Task data section start

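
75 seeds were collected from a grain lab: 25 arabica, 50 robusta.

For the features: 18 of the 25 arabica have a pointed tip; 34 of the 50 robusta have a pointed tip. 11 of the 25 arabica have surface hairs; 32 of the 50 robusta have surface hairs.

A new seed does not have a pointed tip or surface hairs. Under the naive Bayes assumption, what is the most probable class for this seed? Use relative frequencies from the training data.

arabica: (25/75) × (7/25) × (14/25) ≈ 0.0522667
robusta: (50/75) × (16/50) × (18/50) = 0.0768
Highest score → robusta.

robusta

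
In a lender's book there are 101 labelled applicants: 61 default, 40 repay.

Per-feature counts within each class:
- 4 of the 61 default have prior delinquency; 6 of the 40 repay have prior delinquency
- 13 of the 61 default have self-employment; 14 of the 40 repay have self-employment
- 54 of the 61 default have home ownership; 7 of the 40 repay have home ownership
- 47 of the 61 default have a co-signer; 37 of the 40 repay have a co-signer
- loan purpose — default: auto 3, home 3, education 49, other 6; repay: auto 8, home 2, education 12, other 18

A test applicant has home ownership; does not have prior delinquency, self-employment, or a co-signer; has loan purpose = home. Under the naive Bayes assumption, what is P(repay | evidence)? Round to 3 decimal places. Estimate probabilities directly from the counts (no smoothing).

default: (61/101) × (57/61) × (48/61) × (54/61) × (14/61) × (3/61) ≈ 0.0044373
repay: (40/101) × (34/40) × (26/40) × (7/40) × (3/40) × (2/40) ≈ 0.000143595
P(repay | x) = 0.000143595 / 0.004580895 ≈ 0.031

0.031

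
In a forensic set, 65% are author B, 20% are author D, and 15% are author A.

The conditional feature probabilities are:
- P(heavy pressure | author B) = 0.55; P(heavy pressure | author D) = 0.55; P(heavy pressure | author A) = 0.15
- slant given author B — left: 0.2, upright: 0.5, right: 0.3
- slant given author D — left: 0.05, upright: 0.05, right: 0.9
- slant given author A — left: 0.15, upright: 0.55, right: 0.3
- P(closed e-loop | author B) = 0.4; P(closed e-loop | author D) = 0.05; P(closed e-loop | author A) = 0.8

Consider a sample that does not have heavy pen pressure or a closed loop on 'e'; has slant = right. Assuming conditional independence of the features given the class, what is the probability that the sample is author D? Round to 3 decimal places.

0.561

author B: 0.65 × (1−0.55) × 0.3 × (1−0.4) = 0.05265
author D: 0.2 × (1−0.55) × 0.9 × (1−0.05) = 0.07695
author A: 0.15 × (1−0.15) × 0.3 × (1−0.8) = 0.00765
P(author D | x) = 0.07695 / 0.13725 ≈ 0.561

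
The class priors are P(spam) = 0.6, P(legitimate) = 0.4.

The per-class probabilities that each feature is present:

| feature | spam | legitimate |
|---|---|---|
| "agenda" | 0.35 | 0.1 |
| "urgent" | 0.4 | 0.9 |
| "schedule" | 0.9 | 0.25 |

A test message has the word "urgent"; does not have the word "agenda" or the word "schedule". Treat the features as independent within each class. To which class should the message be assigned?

spam: 0.6 × (1−0.35) × 0.4 × (1−0.9) = 0.0156
legitimate: 0.4 × (1−0.1) × 0.9 × (1−0.25) = 0.243
Highest score → legitimate.

legitimate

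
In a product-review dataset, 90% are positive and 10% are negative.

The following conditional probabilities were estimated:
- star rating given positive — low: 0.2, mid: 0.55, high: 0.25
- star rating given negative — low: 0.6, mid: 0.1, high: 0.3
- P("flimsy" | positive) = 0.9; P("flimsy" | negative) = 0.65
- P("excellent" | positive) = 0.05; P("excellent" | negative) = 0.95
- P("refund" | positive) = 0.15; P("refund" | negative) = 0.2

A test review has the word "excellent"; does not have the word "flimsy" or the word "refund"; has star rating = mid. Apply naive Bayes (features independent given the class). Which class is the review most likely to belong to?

negative

positive: 0.9 × 0.55 × (1−0.9) × 0.05 × (1−0.15) = 0.00210375
negative: 0.1 × 0.1 × (1−0.65) × 0.95 × (1−0.2) = 0.00266
Highest score → negative.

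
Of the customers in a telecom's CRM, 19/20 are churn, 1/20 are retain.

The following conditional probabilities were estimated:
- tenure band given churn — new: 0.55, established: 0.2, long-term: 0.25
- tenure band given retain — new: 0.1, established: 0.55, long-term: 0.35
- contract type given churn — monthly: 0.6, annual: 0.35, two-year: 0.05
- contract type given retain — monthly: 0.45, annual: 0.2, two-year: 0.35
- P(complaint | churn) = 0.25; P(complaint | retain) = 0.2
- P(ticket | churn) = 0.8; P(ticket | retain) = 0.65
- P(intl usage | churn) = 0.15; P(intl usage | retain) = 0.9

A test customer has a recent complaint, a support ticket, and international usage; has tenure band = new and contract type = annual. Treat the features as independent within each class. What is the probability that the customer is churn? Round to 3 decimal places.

0.979

churn: 0.95 × 0.55 × 0.35 × 0.25 × 0.8 × 0.15 = 0.00548625
retain: 0.05 × 0.1 × 0.2 × 0.2 × 0.65 × 0.9 = 0.000117
P(churn | x) = 0.00548625 / 0.00560325 ≈ 0.979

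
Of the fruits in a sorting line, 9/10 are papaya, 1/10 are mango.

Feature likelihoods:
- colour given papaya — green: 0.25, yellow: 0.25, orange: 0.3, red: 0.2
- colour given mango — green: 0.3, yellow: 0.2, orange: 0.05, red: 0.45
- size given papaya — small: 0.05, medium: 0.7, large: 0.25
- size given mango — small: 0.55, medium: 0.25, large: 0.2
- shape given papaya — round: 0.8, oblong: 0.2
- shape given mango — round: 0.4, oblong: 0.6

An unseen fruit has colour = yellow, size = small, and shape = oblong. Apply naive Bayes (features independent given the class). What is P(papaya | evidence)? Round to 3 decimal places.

0.254

papaya: 0.9 × 0.25 × 0.05 × 0.2 = 0.00225
mango: 0.1 × 0.2 × 0.55 × 0.6 = 0.0066
P(papaya | x) = 0.00225 / 0.00885 ≈ 0.254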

Task data section end

▶ _Exercise objective_: Every entry above must be reproduced exactly.

▶ _Completed task_:
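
75 seeds were collected from a grain lab: 25 arabica, 50 robusta.

For the features: 18 of the 25 arabica have a pointed tip; 34 of the 50 robusta have a pointed tip. 11 of the 25 arabica have surface hairs; 32 of the 50 robusta have surface hairs.

A new seed does not have a pointed tip or surface hairs. Under the naive Bayes assumption, what is the most probable class for this seed? Use relative frequencies from the training data.

arabica: (25/75) × (7/25) × (14/25) ≈ 0.0522667
robusta: (50/75) × (16/50) × (18/50) = 0.0768
Highest score → robusta.

robusta

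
In a lender's book there are 101 labelled applicants: 61 default, 40 repay.

Per-feature counts within each class:
- 4 of the 61 default have prior delinquency; 6 of the 40 repay have prior delinquency
- 13 of the 61 default have self-employment; 14 of the 40 repay have self-employment
- 54 of the 61 default have home ownership; 7 of the 40 repay have home ownership
- 47 of the 61 default have a co-signer; 37 of the 40 repay have a co-signer
- loan purpose — default: auto 3, home 3, education 49, other 6; repay: auto 8, home 2, education 12, other 18

A test applicant has home ownership; does not have prior delinquency, self-employment, or a co-signer; has loan purpose = home. Under the naive Bayes assumption, what is P(repay | evidence)? Round to 3 decimal places. Estimate probabilities directly from the counts (no smoothing).

default: (61/101) × (57/61) × (48/61) × (54/61) × (14/61) × (3/61) ≈ 0.0044373
repay: (40/101) × (34/40) × (26/40) × (7/40) × (3/40) × (2/40) ≈ 0.000143595
P(repay | x) = 0.000143595 / 0.004580895 ≈ 0.031

0.031

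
In a forensic set, 65% are author B, 20% are author D, and 15% are author A.

The conditional feature probabilities are:
- P(heavy pressure | author B) = 0.55; P(heavy pressure | author D) = 0.55; P(heavy pressure | author A) = 0.15
- slant given author B — left: 0.2, upright: 0.5, right: 0.3
- slant given author D — left: 0.05, upright: 0.05, right: 0.9
- slant given author A — left: 0.15, upright: 0.55, right: 0.3
- P(closed e-loop | author B) = 0.4; P(closed e-loop | author D) = 0.05; P(closed e-loop | author A) = 0.8

Consider a sample that does not have heavy pen pressure or a closed loop on 'e'; has slant = right. Assuming conditional independence of the features given the class, what is the probability that the sample is author D? Round to 3 decimal places.

0.561

author B: 0.65 × (1−0.55) × 0.3 × (1−0.4) = 0.05265
author D: 0.2 × (1−0.55) × 0.9 × (1−0.05) = 0.07695
author A: 0.15 × (1−0.15) × 0.3 × (1−0.8) = 0.00765
P(author D | x) = 0.07695 / 0.13725 ≈ 0.561

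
The class priors are P(spam) = 0.6, P(legitimate) = 0.4.

The per-class probabilities that each feature is present:

| feature | spam | legitimate |
|---|---|---|
| "agenda" | 0.35 | 0.1 |
| "urgent" | 0.4 | 0.9 |
| "schedule" | 0.9 | 0.25 |

A test message has the word "urgent"; does not have the word "agenda" or the word "schedule". Treat the features as independent within each class. To which class should the message be assigned?

spam: 0.6 × (1−0.35) × 0.4 × (1−0.9) = 0.0156
legitimate: 0.4 × (1−0.1) × 0.9 × (1−0.25) = 0.243
Highest score → legitimate.

legitimate

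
In a product-review dataset, 90% are positive and 10% are negative.

The following conditional probabilities were estimated:
- star rating given positive — low: 0.2, mid: 0.55, high: 0.25
- star rating given negative — low: 0.6, mid: 0.1, high: 0.3
- P("flimsy" | positive) = 0.9; P("flimsy" | negative) = 0.65
- P("excellent" | positive) = 0.05; P("excellent" | negative) = 0.95
- P("refund" | positive) = 0.15; P("refund" | negative) = 0.2

A test review has the word "excellent"; does not have the word "flimsy" or the word "refund"; has star rating = mid. Apply naive Bayes (features independent given the class). Which class is the review most likely to belong to?

negative

positive: 0.9 × 0.55 × (1−0.9) × 0.05 × (1−0.15) = 0.00210375
negative: 0.1 × 0.1 × (1−0.65) × 0.95 × (1−0.2) = 0.00266
Highest score → negative.

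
Of the customers in a telecom's CRM, 19/20 are churn, 1/20 are retain.

The following conditional probabilities were estimated:
- tenure band given churn — new: 0.55, established: 0.2, long-term: 0.25
- tenure band given retain — new: 0.1, established: 0.55, long-term: 0.35
- contract type given churn — monthly: 0.6, annual: 0.35, two-year: 0.05
- contract type given retain — monthly: 0.45, annual: 0.2, two-year: 0.35
- P(complaint | churn) = 0.25; P(complaint | retain) = 0.2
- P(ticket | churn) = 0.8; P(ticket | retain) = 0.65
- P(intl usage | churn) = 0.15; P(intl usage | retain) = 0.9

A test customer has a recent complaint, a support ticket, and international usage; has tenure band = new and contract type = annual. Treat the features as independent within each class. What is the probability that the customer is churn? Round to 3 decimal places.

0.979

churn: 0.95 × 0.55 × 0.35 × 0.25 × 0.8 × 0.15 = 0.00548625
retain: 0.05 × 0.1 × 0.2 × 0.2 × 0.65 × 0.9 = 0.000117
P(churn | x) = 0.00548625 / 0.00560325 ≈ 0.979

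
Of the fruits in a sorting line, 9/10 are papaya, 1/10 are mango.

Feature likelihoods:
- colour given papaya — green: 0.25, yellow: 0.25, orange: 0.3, red: 0.2
- colour given mango — green: 0.3, yellow: 0.2, orange: 0.05, red: 0.45
- size given papaya — small: 0.05, medium: 0.7, large: 0.25
- size given mango — small: 0.55, medium: 0.25, large: 0.2
- shape given papaya — round: 0.8, oblong: 0.2
- shape given mango — round: 0.4, oblong: 0.6

An unseen fruit has colour = yellow, size = small, and shape = oblong. Apply naive Bayes (features independent given the class). What is P(papaya | evidence)? Round to 3 decimal places.

0.254

papaya: 0.9 × 0.25 × 0.05 × 0.2 = 0.00225
mango: 0.1 × 0.2 × 0.55 × 0.6 = 0.0066
P(papaya | x) = 0.00225 / 0.00885 ≈ 0.254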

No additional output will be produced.